• _MATERIAL FOR THIS TASK_
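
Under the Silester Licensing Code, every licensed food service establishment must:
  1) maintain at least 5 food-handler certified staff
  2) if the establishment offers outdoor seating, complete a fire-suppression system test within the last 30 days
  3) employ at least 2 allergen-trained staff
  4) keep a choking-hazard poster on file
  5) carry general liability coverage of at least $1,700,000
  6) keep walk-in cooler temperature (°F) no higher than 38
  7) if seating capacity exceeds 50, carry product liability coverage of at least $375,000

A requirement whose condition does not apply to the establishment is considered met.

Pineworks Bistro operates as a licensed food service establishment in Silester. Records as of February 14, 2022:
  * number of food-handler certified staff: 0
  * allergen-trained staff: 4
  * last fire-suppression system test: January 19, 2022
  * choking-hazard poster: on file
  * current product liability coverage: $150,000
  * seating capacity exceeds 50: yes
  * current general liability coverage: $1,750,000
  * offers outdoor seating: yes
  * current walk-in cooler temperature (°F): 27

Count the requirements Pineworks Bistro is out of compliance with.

2

1. food-handler certified staff 0 < 5 → not met
2. condition 'offers outdoor seating' holds; fire-suppression system test 26 days ago vs limit 30 → met
3. allergen-trained staff 4 ≥ 2 → met
4. choking-hazard poster present → met
5. general liability coverage $1,750,000 ≥ $1,700,000 → met
6. walk-in cooler temperature (°F) 27 ≤ 38 → met
7. condition 'seating capacity exceeds 50' holds; product liability coverage $150,000 < $375,000 → not met
Not met: 2 of 7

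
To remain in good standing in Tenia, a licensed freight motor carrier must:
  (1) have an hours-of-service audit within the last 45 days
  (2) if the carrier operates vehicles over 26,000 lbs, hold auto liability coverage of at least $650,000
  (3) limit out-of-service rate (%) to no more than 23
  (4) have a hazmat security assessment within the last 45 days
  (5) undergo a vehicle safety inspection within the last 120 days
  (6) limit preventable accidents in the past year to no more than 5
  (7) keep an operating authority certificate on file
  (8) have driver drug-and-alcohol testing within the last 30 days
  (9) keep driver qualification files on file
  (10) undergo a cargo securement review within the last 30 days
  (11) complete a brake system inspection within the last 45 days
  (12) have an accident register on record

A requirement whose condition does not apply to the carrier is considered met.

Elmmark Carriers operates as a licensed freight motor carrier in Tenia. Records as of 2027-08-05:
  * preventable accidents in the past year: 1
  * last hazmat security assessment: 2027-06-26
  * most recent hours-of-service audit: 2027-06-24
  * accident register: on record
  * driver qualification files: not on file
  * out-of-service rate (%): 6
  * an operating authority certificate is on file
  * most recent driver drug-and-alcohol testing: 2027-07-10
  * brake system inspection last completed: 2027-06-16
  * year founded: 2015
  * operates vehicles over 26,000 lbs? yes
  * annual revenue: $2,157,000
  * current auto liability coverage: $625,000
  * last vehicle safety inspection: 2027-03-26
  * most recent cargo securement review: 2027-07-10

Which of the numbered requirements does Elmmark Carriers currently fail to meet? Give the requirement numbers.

2, 5, 9, 11

1. hours-of-service audit 42 days ago vs limit 45 → met
2. condition 'operates vehicles over 26,000 lbs' holds; auto liability coverage $625,000 < $650,000 → not met
3. out-of-service rate (%) 6 ≤ 23 → met
4. hazmat security assessment 40 days ago vs limit 45 → met
5. vehicle safety inspection 132 days ago vs limit 120 → not met
6. preventable accidents in the past year 1 ≤ 5 → met
7. operating authority certificate present → met
8. driver drug-and-alcohol testing 26 days ago vs limit 30 → met
9. driver qualification files absent → not met
10. cargo securement review 26 days ago vs limit 30 → met
11. brake system inspection 50 days ago vs limit 45 → not met
12. accident register present → met
Not met: 2, 5, 9, 11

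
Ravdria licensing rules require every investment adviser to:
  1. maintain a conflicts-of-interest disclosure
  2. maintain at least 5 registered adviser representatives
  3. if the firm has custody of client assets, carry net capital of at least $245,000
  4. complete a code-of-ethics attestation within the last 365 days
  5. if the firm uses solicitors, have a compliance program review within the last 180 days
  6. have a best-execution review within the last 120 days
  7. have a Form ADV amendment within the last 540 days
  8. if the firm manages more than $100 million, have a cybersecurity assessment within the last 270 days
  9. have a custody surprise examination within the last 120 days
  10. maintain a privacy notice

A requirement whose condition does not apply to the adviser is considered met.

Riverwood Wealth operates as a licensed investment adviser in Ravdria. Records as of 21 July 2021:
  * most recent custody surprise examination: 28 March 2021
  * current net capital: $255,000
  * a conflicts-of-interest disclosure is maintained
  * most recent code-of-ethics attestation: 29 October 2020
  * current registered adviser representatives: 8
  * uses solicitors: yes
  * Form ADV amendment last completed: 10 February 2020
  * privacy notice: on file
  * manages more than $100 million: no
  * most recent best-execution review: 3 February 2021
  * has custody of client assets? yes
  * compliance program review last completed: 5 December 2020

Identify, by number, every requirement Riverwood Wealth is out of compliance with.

5, 6

1. conflicts-of-interest disclosure present → met
2. registered adviser representatives 8 ≥ 5 → met
3. condition 'has custody of client assets' holds; net capital $255,000 ≥ $245,000 → met
4. code-of-ethics attestation 265 days ago vs limit 365 → met
5. condition 'uses solicitors' holds; compliance program review 228 days ago vs limit 180 → not met
6. best-execution review 168 days ago vs limit 120 → not met
7. Form ADV amendment 527 days ago vs limit 540 → met
8. condition 'manages more than $100 million' does not hold → requirement n/a → met
9. custody surprise examination 115 days ago vs limit 120 → met
10. privacy notice present → met
Not met: 5, 6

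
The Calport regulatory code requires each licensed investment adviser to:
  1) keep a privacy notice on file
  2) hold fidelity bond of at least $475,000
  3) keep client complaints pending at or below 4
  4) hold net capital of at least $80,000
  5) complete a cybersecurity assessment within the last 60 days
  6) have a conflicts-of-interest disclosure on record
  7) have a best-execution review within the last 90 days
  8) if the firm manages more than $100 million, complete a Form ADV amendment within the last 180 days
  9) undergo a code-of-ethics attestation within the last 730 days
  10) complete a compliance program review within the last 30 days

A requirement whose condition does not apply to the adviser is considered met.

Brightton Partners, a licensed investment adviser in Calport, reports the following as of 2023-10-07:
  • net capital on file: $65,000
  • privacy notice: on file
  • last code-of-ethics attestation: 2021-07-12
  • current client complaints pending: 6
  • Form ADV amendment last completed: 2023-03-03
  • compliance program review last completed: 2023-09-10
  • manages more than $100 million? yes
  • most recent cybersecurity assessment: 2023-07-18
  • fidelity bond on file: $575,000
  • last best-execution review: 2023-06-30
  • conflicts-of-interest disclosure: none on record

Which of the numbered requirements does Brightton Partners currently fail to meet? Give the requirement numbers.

1. privacy notice present → met
2. fidelity bond $575,000 ≥ $475,000 → met
3. client complaints pending 6 > 4 → not met
4. net capital $65,000 < $80,000 → not met
5. cybersecurity assessment 81 days ago vs limit 60 → not met
6. conflicts-of-interest disclosure absent → not met
7. best-execution review 99 days ago vs limit 90 → not met
8. condition 'manages more than $100 million' holds; Form ADV amendment 218 days ago vs limit 180 → not met
9. code-of-ethics attestation 817 days ago vs limit 730 → not met
10. compliance program review 27 days ago vs limit 30 → met
Not met: 3, 4, 5, 6, 7, 8, 9

3, 4, 5, 6, 7, 8, 9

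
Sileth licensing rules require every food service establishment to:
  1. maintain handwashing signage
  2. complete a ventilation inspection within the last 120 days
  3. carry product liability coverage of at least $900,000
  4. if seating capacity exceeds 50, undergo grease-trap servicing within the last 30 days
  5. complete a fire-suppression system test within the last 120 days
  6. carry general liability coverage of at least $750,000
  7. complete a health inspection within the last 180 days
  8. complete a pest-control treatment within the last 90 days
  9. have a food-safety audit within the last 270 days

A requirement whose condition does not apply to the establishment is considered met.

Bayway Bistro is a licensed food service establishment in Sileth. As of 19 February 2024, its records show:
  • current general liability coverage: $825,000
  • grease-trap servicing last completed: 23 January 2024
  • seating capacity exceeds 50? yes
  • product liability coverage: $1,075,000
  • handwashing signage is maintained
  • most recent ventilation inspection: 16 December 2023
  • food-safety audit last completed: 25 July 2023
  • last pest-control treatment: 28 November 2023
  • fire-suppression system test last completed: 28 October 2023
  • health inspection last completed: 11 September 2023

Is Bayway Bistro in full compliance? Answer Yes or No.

Yes

1. handwashing signage present → met
2. ventilation inspection 65 days ago vs limit 120 → met
3. product liability coverage $1,075,000 ≥ $900,000 → met
4. condition 'seating capacity exceeds 50' holds; grease-trap servicing 27 days ago vs limit 30 → met
5. fire-suppression system test 114 days ago vs limit 120 → met
6. general liability coverage $825,000 ≥ $750,000 → met
7. health inspection 161 days ago vs limit 180 → met
8. pest-control treatment 83 days ago vs limit 90 → met
9. food-safety audit 209 days ago vs limit 270 → met
All met.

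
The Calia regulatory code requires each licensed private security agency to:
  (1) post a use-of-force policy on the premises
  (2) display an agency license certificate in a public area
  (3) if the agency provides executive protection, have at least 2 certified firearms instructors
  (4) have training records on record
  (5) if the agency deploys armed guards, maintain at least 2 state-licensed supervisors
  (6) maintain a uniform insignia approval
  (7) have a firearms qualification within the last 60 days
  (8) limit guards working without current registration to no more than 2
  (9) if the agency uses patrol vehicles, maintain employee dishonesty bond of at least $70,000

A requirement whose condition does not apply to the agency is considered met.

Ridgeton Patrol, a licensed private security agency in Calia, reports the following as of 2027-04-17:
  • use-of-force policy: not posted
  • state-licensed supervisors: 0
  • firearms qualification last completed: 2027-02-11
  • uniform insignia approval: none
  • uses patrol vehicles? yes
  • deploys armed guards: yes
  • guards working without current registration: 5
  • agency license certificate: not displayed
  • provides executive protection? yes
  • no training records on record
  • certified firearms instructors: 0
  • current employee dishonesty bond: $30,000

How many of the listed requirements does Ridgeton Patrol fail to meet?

1. use-of-force policy absent → not met
2. agency license certificate absent → not met
3. condition 'provides executive protection' holds; certified firearms instructors 0 < 2 → not met
4. training records absent → not met
5. condition 'deploys armed guards' holds; state-licensed supervisors 0 < 2 → not met
6. uniform insignia approval absent → not met
7. firearms qualification 65 days ago vs limit 60 → not met
8. guards working without current registration 5 > 2 → not met
9. condition 'uses patrol vehicles' holds; employee dishonesty bond $30,000 < $70,000 → not met
Not met: 9 of 9

9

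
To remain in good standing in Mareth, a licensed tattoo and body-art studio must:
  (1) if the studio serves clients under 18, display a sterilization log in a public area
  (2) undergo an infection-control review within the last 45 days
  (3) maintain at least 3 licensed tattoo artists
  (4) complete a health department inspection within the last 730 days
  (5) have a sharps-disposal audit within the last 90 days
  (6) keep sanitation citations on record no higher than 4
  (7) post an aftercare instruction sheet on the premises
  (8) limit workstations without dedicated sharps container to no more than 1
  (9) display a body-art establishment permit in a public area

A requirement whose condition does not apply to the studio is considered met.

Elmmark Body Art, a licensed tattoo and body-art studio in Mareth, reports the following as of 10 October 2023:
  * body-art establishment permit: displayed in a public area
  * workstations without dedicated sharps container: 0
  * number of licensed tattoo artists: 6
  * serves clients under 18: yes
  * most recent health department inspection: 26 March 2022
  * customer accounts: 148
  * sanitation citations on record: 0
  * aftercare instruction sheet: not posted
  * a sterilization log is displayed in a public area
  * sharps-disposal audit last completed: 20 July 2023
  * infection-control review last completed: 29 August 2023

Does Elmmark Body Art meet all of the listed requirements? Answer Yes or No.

1. condition 'serves clients under 18' holds; sterilization log present → met
2. infection-control review 42 days ago vs limit 45 → met
3. licensed tattoo artists 6 ≥ 3 → met
4. health department inspection 563 days ago vs limit 730 → met
5. sharps-disposal audit 82 days ago vs limit 90 → met
6. sanitation citations on record 0 ≤ 4 → met
7. aftercare instruction sheet absent → not met
8. workstations without dedicated sharps container 0 ≤ 1 → met
9. body-art establishment permit present → met
Not met: 7

No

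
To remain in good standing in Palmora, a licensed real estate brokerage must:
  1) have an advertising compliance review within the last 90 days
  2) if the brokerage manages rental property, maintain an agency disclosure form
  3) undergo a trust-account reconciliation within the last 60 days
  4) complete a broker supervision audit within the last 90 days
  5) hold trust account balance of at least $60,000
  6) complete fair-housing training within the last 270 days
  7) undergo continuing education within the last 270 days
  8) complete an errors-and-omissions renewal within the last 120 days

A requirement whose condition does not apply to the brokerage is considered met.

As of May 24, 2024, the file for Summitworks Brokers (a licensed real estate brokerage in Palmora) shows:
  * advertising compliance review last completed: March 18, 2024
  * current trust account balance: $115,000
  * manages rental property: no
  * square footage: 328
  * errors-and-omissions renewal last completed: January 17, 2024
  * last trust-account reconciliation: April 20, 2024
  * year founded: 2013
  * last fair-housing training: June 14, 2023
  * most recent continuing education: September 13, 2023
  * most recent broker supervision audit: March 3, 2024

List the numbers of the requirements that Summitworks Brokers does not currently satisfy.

6, 8

1. advertising compliance review 67 days ago vs limit 90 → met
2. condition 'manages rental property' does not hold → requirement n/a → met
3. trust-account reconciliation 34 days ago vs limit 60 → met
4. broker supervision audit 82 days ago vs limit 90 → met
5. trust account balance $115,000 ≥ $60,000 → met
6. fair-housing training 345 days ago vs limit 270 → not met
7. continuing education 254 days ago vs limit 270 → met
8. errors-and-omissions renewal 128 days ago vs limit 120 → not met
Not met: 6, 8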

• _TASK BRIEF_
Your task is to restate, word for word, the lines from the beginning of the records to the line with "5) carry general", inclusive.

• _WRITTEN SOLUTION_
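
Under the Silester Licensing Code, every licensed food service establishment must:
  1) maintain at least 5 food-handler certified staff
  2) if the establishment offers outdoor seating, complete a fire-suppression system test within the last 30 days
  3) employ at least 2 allergen-trained staff
  4) keep a choking-hazard poster on file
  5) carry general liability coverage of at least $1,700,000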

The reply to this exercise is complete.